TASK DIRECTIONS: Nothing past the line containing "Answer: -20" belongs in the output. Copy exactly every line of the data below from the first up to and including it.

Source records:
"""

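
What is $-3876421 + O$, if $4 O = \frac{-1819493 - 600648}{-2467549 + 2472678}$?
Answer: $- \frac{79531073377}{20516} \approx -3.8765 \cdot 10^{6}$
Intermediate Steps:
$O = - \frac{2420141}{20516}$ ($O = \frac{\left(-1819493 - 600648\right) \frac{1}{-2467549 + 2472678}}{4} = \frac{\left(-2420141\right) \frac{1}{5129}}{4} = \frac{1}{4} \left(- \frac{2420141}{5129}\right) = - \frac{2420141}{20516} \approx -117.96$)
$-3876421 + O = -3876421 - \frac{2420141}{20516} = - \frac{79531073377}{20516}$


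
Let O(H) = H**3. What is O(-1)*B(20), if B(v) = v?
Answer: -20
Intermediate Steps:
O(-1)*B(20) = (-1)**3*20 = -1*20 = -20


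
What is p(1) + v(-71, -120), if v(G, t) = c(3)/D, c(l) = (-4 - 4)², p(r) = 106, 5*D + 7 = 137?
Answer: 1410/13 ≈ 108.46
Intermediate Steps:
D = 26 (D = -7/5 + (⅕)*137 = -7/5 + 137/5 = 26)
c(l) = 64 (c(l) = (-8)² = 64)
v(G, t) = 32/13 (v(G, t) = 64/26 = 64*(1/26) = 32/13)
p(1) + v(-71, -120) = 106 + 32/13 = 1410/13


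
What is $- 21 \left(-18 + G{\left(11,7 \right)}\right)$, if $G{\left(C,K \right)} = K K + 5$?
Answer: $-756$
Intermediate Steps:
$G{\left(C,K \right)} = 5 + K^{2}$ ($G{\left(C,K \right)} = K^{2} + 5 = 5 + K^{2}$)
$- 21 \left(-18 + G{\left(11,7 \right)}\right) = - 21 \left(-18 + \left(5 + 7^{2}\right)\right) = - 21 \left(-18 + \left(5 + 49\right)\right) = - 21 \left(-18 + 54\right) = \left(-21\right) 36 = -756$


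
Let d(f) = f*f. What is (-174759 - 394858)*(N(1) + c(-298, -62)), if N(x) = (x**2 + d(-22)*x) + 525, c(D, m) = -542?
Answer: -266580756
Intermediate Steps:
d(f) = f**2
N(x) = 525 + x**2 + 484*x (N(x) = (x**2 + (-22)**2*x) + 525 = (x**2 + 484*x) + 525 = 525 + x**2 + 484*x)
(-174759 - 394858)*(N(1) + c(-298, -62)) = (-174759 - 394858)*((525 + 1**2 + 484*1) - 542) = -569617*((525 + 1 + 484) - 542) = -569617*(1010 - 542) = -569617*468 = -266580756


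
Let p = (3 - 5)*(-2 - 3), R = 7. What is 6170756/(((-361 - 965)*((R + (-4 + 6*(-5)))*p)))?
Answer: 1542689/89505 ≈ 17.236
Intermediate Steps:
p = 10 (p = -2*(-5) = 10)
6170756/(((-361 - 965)*((R + (-4 + 6*(-5)))*p))) = 6170756/(((-361 - 965)*((7 + (-4 + 6*(-5)))*10))) = 6170756/((-1326*(7 + (-4 - 30))*10)) = 6170756/((-1326*(7 - 34)*10)) = 6170756/((-(-35802)*10)) = 6170756/((-1326*(-270))) = 6170756/358020 = 6170756*(1/358020) = 1542689/89505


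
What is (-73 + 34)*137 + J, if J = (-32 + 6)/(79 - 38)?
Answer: -219089/41 ≈ -5343.6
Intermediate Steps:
J = -26/41 ≈ -0.63415
(-73 + 34)*137 + J = (-73 + 34)*137 - 26/41 = -39*137 - 26/41 = -5343 - 26/41 = -219089/41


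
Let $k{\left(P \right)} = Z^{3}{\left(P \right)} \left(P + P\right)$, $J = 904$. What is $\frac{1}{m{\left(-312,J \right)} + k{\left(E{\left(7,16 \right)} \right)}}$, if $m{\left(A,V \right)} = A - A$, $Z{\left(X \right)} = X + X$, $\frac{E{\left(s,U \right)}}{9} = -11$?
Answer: $\frac{1}{1536953616} \approx 6.5064 \cdot 10^{-10}$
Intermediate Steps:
$E{\left(s,U \right)} = -99$ ($E{\left(s,U \right)} = 9 \left(-11\right) = -99$)
$Z{\left(X \right)} = 2 X$
$m{\left(A,V \right)} = 0$
$k{\left(P \right)} = 16 P^{4}$ ($k{\left(P \right)} = \left(2 P\right)^{3} \left(P + P\right) = 8 P^{3} \cdot 2 P = 16 P^{4}$)
$\frac{1}{m{\left(-312,J \right)} + k{\left(E{\left(7,16 \right)} \right)}} = \frac{1}{0 + 16 \left(-99\right)^{4}} = \frac{1}{0 + 16 \cdot 96059601} = \frac{1}{0 + 1536953616} = \frac{1}{1536953616}$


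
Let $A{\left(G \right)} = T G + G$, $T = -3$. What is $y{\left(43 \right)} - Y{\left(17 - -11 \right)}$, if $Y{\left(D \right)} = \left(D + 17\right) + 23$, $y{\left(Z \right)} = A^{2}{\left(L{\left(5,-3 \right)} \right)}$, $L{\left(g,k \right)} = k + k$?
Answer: $76$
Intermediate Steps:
$L{\left(g,k \right)} = 2 k$
$A{\left(G \right)} = - 2 G$ ($A{\left(G \right)} = - 3 G + G = - 2 G$)
$y{\left(Z \right)} = 144$ ($y{\left(Z \right)} = \left(- 2 \cdot 2 \left(-3\right)\right)^{2} = \left(\left(-2\right) \left(-6\right)\right)^{2} = 12^{2} = 144$)
$Y{\left(D \right)} = 40 + D$ ($Y{\left(D \right)} = \left(17 + D\right) + 23 = 40 + D$)
$y{\left(43 \right)} - Y{\left(17 - -11 \right)} = 144 - \left(40 + \left(17 - -11\right)\right) = 144 - \left(40 + \left(17 + 11\right)\right) = 144 - \left(40 + 28\right) = 144 - 68 = 76$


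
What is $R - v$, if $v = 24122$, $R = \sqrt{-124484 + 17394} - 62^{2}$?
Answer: $-27966 + i \sqrt{107090} \approx -27966.0 + 327.25 i$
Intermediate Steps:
$R = -3844 + i \sqrt{107090}$ ($R = \sqrt{-107090} - 3844 = i \sqrt{107090} - 3844 = -3844 + i \sqrt{107090} \approx -3844.0 + 327.25 i$)
$R - v = \left(-3844 + i \sqrt{107090}\right) - 24122 = -27966 + i \sqrt{107090}$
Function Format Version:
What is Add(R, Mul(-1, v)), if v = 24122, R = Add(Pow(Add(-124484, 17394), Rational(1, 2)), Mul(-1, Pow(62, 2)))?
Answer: Add(-27966, Mul(I, Pow(107090, Rational(1, 2)))) ≈ Add(-27966., Mul(327.25, I))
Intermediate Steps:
R = Add(-3844, Mul(I, Pow(107090, Rational(1, 2)))) (R = Add(Pow(-107090, Rational(1, 2)), Mul(-1, 3844)) = Add(Mul(I, Pow(107090, Rational(1, 2))), -3844) = Add(-3844, Mul(I, Pow(107090, Rational(1, 2)))) ≈ Add(-3844.0, Mul(327.25, I)))
Add(R, Mul(-1, v)) = Add(Add(-3844, Mul(I, Pow(107090, Rational(1, 2)))), Mul(-1, 24122)) = Add(Add(-3844, Mul(I, Pow(107090, Rational(1, 2)))), -24122) = Add(-27966, Mul(I, Pow(107090, Rational(1, 2))))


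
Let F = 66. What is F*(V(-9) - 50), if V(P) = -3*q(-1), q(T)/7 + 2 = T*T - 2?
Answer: 858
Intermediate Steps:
q(T) = -28 + 7*T² (q(T) = -14 + 7*(T*T - 2) = -14 + 7*(T² - 2) = -14 + 7*(-2 + T²) = -14 + (-14 + 7*T²) = -28 + 7*T²)
V(P) = 63 (V(P) = -3*(-28 + 7*(-1)²) = -3*(-28 + 7*1) = -3*(-28 + 7) = -3*(-21) = 63)
F*(V(-9) - 50) = 66*(63 - 50) = 66*13 = 858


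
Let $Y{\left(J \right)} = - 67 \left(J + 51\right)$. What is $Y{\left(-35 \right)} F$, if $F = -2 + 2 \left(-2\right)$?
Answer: $6432$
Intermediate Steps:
$F = -6$ ($F = -2 - 4 = -6$)
$Y{\left(J \right)} = -3417 - 67 J$ ($Y{\left(J \right)} = - 67 \left(51 + J\right) = -3417 - 67 J$)
$Y{\left(-35 \right)} F = \left(-3417 - -2345\right) \left(-6\right) = \left(-3417 + 2345\right) \left(-6\right) = \left(-1072\right) \left(-6\right) = 6432$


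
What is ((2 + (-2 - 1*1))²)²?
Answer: 1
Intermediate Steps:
((2 + (-2 - 1*1))²)² = ((2 + (-2 - 1))²)² = ((2 - 3)²)² = ((-1)²)² = 1² = 1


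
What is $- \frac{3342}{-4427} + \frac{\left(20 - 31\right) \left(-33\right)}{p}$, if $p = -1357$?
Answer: $\frac{2928093}{6007439} \approx 0.48741$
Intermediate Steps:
$- \frac{3342}{-4427} + \frac{\left(20 - 31\right) \left(-33\right)}{p} = - \frac{3342}{-4427} + \frac{\left(20 - 31\right) \left(-33\right)}{-1357} = \left(-3342\right) \left(- \frac{1}{4427}\right) + \left(-11\right) \left(-33\right) \left(- \frac{1}{1357}\right) = \frac{3342}{4427} + 363 \left(- \frac{1}{1357}\right) = \frac{3342}{4427} - \frac{363}{1357} = \frac{2928093}{6007439}$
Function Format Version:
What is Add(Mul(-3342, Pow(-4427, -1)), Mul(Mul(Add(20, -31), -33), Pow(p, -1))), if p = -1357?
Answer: Rational(2928093, 6007439) ≈ 0.48741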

"""

REPLY TO THE EXERCISE:
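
What is $-3876421 + O$, if $4 O = \frac{-1819493 - 600648}{-2467549 + 2472678}$?
Answer: $- \frac{79531073377}{20516} \approx -3.8765 \cdot 10^{6}$
Intermediate Steps:
$O = - \frac{2420141}{20516}$ ($O = \frac{\left(-1819493 - 600648\right) \frac{1}{-2467549 + 2472678}}{4} = \frac{\left(-2420141\right) \frac{1}{5129}}{4} = \frac{1}{4} \left(- \frac{2420141}{5129}\right) = - \frac{2420141}{20516} \approx -117.96$)
$-3876421 + O = -3876421 - \frac{2420141}{20516} = - \frac{79531073377}{20516}$


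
Let O(H) = H**3. What is O(-1)*B(20), if B(v) = v?
Answer: -20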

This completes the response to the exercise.